Task description:
Your answer must be the full set of records, repeated exactly.

Given records:
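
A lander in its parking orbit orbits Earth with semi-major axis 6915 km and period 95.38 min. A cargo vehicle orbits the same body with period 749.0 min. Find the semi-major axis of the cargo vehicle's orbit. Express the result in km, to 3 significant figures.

Kepler's third law: a³ ∝ T², so a₂ = a₁ (T₂/T₁)^(2/3).
T₂/T₁ = 7.853, (T₂/T₁)^(2/3) = 3.951.
a₂ = 6915 × 3.951 = 27320 km.

a₂ ≈ 27300 km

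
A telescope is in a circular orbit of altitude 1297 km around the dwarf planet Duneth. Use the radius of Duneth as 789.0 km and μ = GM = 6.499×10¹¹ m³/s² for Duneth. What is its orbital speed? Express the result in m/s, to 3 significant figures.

v ≈ 558 m/s

r = 789.0 + 1297 = 2086.0 km = 2.0860×10⁶ m.
For a circular orbit v = √(μ/r) = √(6.499×10¹¹ / 2.086×10⁶) = √(3.116×10⁵) = 558.2 m/s.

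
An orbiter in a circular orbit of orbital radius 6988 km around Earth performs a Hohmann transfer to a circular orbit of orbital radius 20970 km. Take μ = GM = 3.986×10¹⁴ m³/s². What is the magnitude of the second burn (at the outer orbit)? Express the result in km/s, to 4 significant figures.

Δv ≈ 1.277 km/s

r₁ = 6988 km = 6.988×10⁶ m.
r₂ = 20970 km = 2.097×10⁷ m.
Transfer ellipse a_t = (r₁ + r₂)/2 = 1.398×10⁷ m.
At r₁: circular v_c1 = √(μ/r₁) = 7553 m/s; transfer-perigee v_p = √[μ(2/r₁ − 1/a_t)] = 9250 m/s.
At r₂: circular v_c2 = √(μ/r₂) = 4360 m/s; transfer-apogee v_a = √[μ(2/r₂ − 1/a_t)] = 3083 m/s.
Δv₂ = v_c2 − v_a = 1277 m/s.
= 1.277 km/s.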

Expected output:
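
A lander in its parking orbit orbits Earth with semi-major axis 6915 km and period 95.38 min. A cargo vehicle orbits the same body with period 749.0 min. Find the semi-major axis of the cargo vehicle's orbit. Express the result in km, to 3 significant figures.

Kepler's third law: a³ ∝ T², so a₂ = a₁ (T₂/T₁)^(2/3).
T₂/T₁ = 7.853, (T₂/T₁)^(2/3) = 3.951.
a₂ = 6915 × 3.951 = 27320 km.

a₂ ≈ 27300 km

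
A telescope is in a circular orbit of altitude 1297 km around the dwarf planet Duneth. Use the radius of Duneth as 789.0 km and μ = GM = 6.499×10¹¹ m³/s² for Duneth. What is its orbital speed? Express the result in m/s, to 3 significant figures.

v ≈ 558 m/s

r = 789.0 + 1297 = 2086.0 km = 2.0860×10⁶ m.
For a circular orbit v = √(μ/r) = √(6.499×10¹¹ / 2.086×10⁶) = √(3.116×10⁵) = 558.2 m/s.

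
An orbiter in a circular orbit of orbital radius 6988 km around Earth performs a Hohmann transfer to a circular orbit of orbital radius 20970 km. Take μ = GM = 3.986×10¹⁴ m³/s². What is the magnitude of the second burn (at the outer orbit)? Express the result in km/s, to 4 significant figures.

Δv ≈ 1.277 km/s

r₁ = 6988 km = 6.988×10⁶ m.
r₂ = 20970 km = 2.097×10⁷ m.
Transfer ellipse a_t = (r₁ + r₂)/2 = 1.398×10⁷ m.
At r₁: circular v_c1 = √(μ/r₁) = 7553 m/s; transfer-perigee v_p = √[μ(2/r₁ − 1/a_t)] = 9250 m/s.
At r₂: circular v_c2 = √(μ/r₂) = 4360 m/s; transfer-apogee v_a = √[μ(2/r₂ − 1/a_t)] = 3083 m/s.
Δv₂ = v_c2 − v_a = 1277 m/s.
= 1.277 km/s.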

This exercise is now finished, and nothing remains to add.